• **What the task requires**
Copy each line that contains the string "node", taking them from the material.

+--

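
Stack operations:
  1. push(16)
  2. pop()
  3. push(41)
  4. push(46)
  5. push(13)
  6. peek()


push(16) -> [16]
pop()->16, []
push(41) -> [41]
push(46) -> [41, 46]
push(13) -> [41, 46, 13]
peek()->13

Final stack: [41, 46, 13]


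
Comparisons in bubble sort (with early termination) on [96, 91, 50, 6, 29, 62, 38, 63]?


Algorithm: bubble sort (with early termination)
Input: [96, 91, 50, 6, 29, 62, 38, 63]
Sorted: [6, 29, 38, 50, 62, 63, 91, 96]

25


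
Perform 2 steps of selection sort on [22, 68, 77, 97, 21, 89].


Initial: [22, 68, 77, 97, 21, 89]
Step 1: min=21 at 4
  Swap: [21, 68, 77, 97, 22, 89]
Step 2: min=22 at 4
  Swap: [21, 22, 77, 97, 68, 89]

After 2 steps: [21, 22, 77, 97, 68, 89]


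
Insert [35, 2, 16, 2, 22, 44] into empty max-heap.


Insert 35: [35]
Insert 2: [35, 2]
Insert 16: [35, 2, 16]
Insert 2: [35, 2, 16, 2]
Insert 22: [35, 22, 16, 2, 2]
Insert 44: [44, 22, 35, 2, 2, 16]

Final heap: [44, 22, 35, 2, 2, 16]


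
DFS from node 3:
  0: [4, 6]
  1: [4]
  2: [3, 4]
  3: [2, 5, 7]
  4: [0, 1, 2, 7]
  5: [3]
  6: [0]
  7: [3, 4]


Visit 3, push [7, 5, 2]
Visit 2, push [4]
Visit 4, push [7, 1, 0]
Visit 0, push [6]
Visit 6, push []
Visit 1, push []
Visit 7, push []
Visit 5, push []

DFS order: [3, 2, 4, 0, 6, 1, 7, 5]


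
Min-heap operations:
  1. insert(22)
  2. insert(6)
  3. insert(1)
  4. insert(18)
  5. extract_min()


insert(22) -> [22]
insert(6) -> [6, 22]
insert(1) -> [1, 22, 6]
insert(18) -> [1, 18, 6, 22]
extract_min()->1, [6, 18, 22]

Final heap: [6, 18, 22]


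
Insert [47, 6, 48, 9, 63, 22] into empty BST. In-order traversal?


Insert 47: root
Insert 6: L from 47
Insert 48: R from 47
Insert 9: L from 47 -> R from 6
Insert 63: R from 47 -> R from 48
Insert 22: L from 47 -> R from 6 -> R from 9

In-order: [6, 9, 22, 47, 48, 63]


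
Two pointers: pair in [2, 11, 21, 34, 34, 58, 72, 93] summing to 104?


lo=0(2)+hi=7(93)=95
lo=1(11)+hi=7(93)=104

Yes: 11+93=104


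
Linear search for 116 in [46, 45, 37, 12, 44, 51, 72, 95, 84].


i=0: 46!=116
i=1: 45!=116
i=2: 37!=116
i=3: 12!=116
i=4: 44!=116
i=5: 51!=116
i=6: 72!=116
i=7: 95!=116
i=8: 84!=116

Not found, 9 comps


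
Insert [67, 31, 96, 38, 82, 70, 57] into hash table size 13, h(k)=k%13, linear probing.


Insert 67: h=2 -> slot 2
Insert 31: h=5 -> slot 5
Insert 96: h=5, 1 probes -> slot 6
Insert 38: h=12 -> slot 12
Insert 82: h=4 -> slot 4
Insert 70: h=5, 2 probes -> slot 7
Insert 57: h=5, 3 probes -> slot 8

Table: [None, None, 67, None, 82, 31, 96, 70, 57, None, None, None, 38]


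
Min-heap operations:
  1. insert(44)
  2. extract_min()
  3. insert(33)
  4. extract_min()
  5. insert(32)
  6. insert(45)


insert(44) -> [44]
extract_min()->44, []
insert(33) -> [33]
extract_min()->33, []
insert(32) -> [32]
insert(45) -> [32, 45]

Final heap: [32, 45]


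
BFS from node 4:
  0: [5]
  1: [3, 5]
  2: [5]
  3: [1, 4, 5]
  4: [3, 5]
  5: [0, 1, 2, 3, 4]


Visit 4, enqueue [3, 5]
Visit 3, enqueue [1]
Visit 5, enqueue [0, 2]
Visit 1, enqueue []
Visit 0, enqueue []
Visit 2, enqueue []

BFS order: [4, 3, 5, 1, 0, 2]


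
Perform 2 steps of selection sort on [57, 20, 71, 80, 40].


Initial: [57, 20, 71, 80, 40]
Step 1: min=20 at 1
  Swap: [20, 57, 71, 80, 40]
Step 2: min=40 at 4
  Swap: [20, 40, 71, 80, 57]

After 2 steps: [20, 40, 71, 80, 57]


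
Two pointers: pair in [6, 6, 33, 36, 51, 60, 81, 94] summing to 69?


lo=0(6)+hi=7(94)=100
lo=0(6)+hi=6(81)=87
lo=0(6)+hi=5(60)=66
lo=1(6)+hi=5(60)=66
lo=2(33)+hi=5(60)=93
lo=2(33)+hi=4(51)=84
lo=2(33)+hi=3(36)=69

Yes: 33+36=69


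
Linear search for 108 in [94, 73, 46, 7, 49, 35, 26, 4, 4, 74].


i=0: 94!=108
i=1: 73!=108
i=2: 46!=108
i=3: 7!=108
i=4: 49!=108
i=5: 35!=108
i=6: 26!=108
i=7: 4!=108
i=8: 4!=108
i=9: 74!=108

Not found, 10 comps


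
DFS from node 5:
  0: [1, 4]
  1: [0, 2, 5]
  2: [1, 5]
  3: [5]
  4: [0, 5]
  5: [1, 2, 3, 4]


Visit 5, push [4, 3, 2, 1]
Visit 1, push [2, 0]
Visit 0, push [4]
Visit 4, push []
Visit 2, push []
Visit 3, push []

DFS order: [5, 1, 0, 4, 2, 3]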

+--

• **Exercise result**
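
DFS from node 3:
BFS from node 4:
DFS from node 5: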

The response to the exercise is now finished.